Collected data entries:
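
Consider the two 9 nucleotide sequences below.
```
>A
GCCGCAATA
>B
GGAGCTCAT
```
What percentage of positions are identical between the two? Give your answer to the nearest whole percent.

33%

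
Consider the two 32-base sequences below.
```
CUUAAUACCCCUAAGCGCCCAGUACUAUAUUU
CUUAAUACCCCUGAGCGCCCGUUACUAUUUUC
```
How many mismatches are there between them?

Mismatches (1-based): site 13: A→G; site 21: A→G; site 22: G→U; site 29: A→U; site 32: U→C.

5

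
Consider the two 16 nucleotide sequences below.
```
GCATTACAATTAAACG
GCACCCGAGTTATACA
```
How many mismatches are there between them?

7

Mismatches (1-based): base 4: T→C; base 5: T→C; base 6: A→C; base 7: C→G; base 9: A→G; base 13: A→T; base 16: G→A.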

Problem requirements - Lines above that contain the string "below" make up the answer.

Solution to this task -
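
Consider the two 9 nucleotide sequences below.
Consider the two 32-base sequences below.
Consider the two 16 nucleotide sequences below.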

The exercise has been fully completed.